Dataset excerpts
=== Section Start ===

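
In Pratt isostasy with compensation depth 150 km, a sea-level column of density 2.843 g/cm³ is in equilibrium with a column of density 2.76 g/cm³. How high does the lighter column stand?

ρ_ref D = ρ (D + h) → h = D (ρ_ref − ρ)/ρ.
h = 150 km × (2.843 − 2.76)/2.76 = 4.51 km.

4.51 km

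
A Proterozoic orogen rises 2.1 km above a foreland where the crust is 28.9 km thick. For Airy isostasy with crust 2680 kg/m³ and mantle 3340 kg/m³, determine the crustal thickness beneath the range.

Root depth r = h ρ_c / (ρ_m − ρ_c) = 2.1 km × 2680 / 660 = 8.527 km.
Total thickness = T + h + r = 28.9 km + 2.1 km + 8.527 km = 39.5 km.

39.5 km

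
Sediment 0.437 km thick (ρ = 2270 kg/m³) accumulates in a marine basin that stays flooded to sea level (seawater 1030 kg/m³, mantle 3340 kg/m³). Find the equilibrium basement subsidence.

0.235 km

Submarine loading: the sediment displaces seawater, and the subsidence is in turn flooded, so s (ρ_m − ρ_w) = t (ρ_sed − ρ_w).
s = 0.437 km × (2270 − 1030) / (3340 − 1030) = 0.235 km.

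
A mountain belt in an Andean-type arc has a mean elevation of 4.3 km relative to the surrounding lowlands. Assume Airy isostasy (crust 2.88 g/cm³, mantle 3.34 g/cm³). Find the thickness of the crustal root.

26.9 km

Balancing pressure at the compensation depth: the weight of the topography is balanced by the buoyancy of the root, ρ_c h = (ρ_m − ρ_c) r.
r = h · ρ_c / (ρ_m − ρ_c) = 4.3 km × 2.88 / (3.34 − 2.88) = 26.9 km.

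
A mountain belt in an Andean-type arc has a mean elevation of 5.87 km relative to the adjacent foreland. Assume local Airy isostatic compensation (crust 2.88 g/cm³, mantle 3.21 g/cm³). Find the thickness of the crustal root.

Isostatic balance requires: the weight of the topography is balanced by the buoyancy of the root, ρ_c h = (ρ_m − ρ_c) r.
r = h · ρ_c / (ρ_m − ρ_c) = 5.87 km × 2.88 / (3.21 − 2.88) = 51.2 km.

51.2 km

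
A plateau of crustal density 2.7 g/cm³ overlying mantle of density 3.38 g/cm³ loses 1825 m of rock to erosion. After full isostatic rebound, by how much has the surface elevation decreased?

367 m

Rebound u = e ρ_c/ρ_m = 1825 m × 2.7/3.38 = 1458 m.
Net surface drop = e − u = 1825 m − 1458 m = e (ρ_m − ρ_c)/ρ_m = 367 m.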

=== Section End ===

Nothing in the records above may be left out when you repeat them exactly.

WRITTEN SOLUTION |
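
In Pratt isostasy with compensation depth 150 km, a sea-level column of density 2.843 g/cm³ is in equilibrium with a column of density 2.76 g/cm³. How high does the lighter column stand?

ρ_ref D = ρ (D + h) → h = D (ρ_ref − ρ)/ρ.
h = 150 km × (2.843 − 2.76)/2.76 = 4.51 km.

4.51 km

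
A Proterozoic orogen rises 2.1 km above a foreland where the crust is 28.9 km thick. For Airy isostasy with crust 2680 kg/m³ and mantle 3340 kg/m³, determine the crustal thickness beneath the range.

Root depth r = h ρ_c / (ρ_m − ρ_c) = 2.1 km × 2680 / 660 = 8.527 km.
Total thickness = T + h + r = 28.9 km + 2.1 km + 8.527 km = 39.5 km.

39.5 km

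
Sediment 0.437 km thick (ρ = 2270 kg/m³) accumulates in a marine basin that stays flooded to sea level (seawater 1030 kg/m³, mantle 3340 kg/m³). Find the equilibrium basement subsidence.

0.235 km

Submarine loading: the sediment displaces seawater, and the subsidence is in turn flooded, so s (ρ_m − ρ_w) = t (ρ_sed − ρ_w).
s = 0.437 km × (2270 − 1030) / (3340 − 1030) = 0.235 km.

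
A mountain belt in an Andean-type arc has a mean elevation of 4.3 km relative to the surrounding lowlands. Assume Airy isostasy (crust 2.88 g/cm³, mantle 3.34 g/cm³). Find the thickness of the crustal root.

26.9 km

Balancing pressure at the compensation depth: the weight of the topography is balanced by the buoyancy of the root, ρ_c h = (ρ_m − ρ_c) r.
r = h · ρ_c / (ρ_m − ρ_c) = 4.3 km × 2.88 / (3.34 − 2.88) = 26.9 km.

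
A mountain belt in an Andean-type arc has a mean elevation of 5.87 km relative to the adjacent foreland. Assume local Airy isostatic compensation (crust 2.88 g/cm³, mantle 3.21 g/cm³). Find the thickness of the crustal root.

Isostatic balance requires: the weight of the topography is balanced by the buoyancy of the root, ρ_c h = (ρ_m − ρ_c) r.
r = h · ρ_c / (ρ_m − ρ_c) = 5.87 km × 2.88 / (3.21 − 2.88) = 51.2 km.

51.2 km

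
A plateau of crustal density 2.7 g/cm³ overlying mantle of density 3.38 g/cm³ loses 1825 m of rock to erosion. After full isostatic rebound, by how much has the surface elevation decreased?

367 m

Rebound u = e ρ_c/ρ_m = 1825 m × 2.7/3.38 = 1458 m.
Net surface drop = e − u = 1825 m − 1458 m = e (ρ_m − ρ_c)/ρ_m = 367 m.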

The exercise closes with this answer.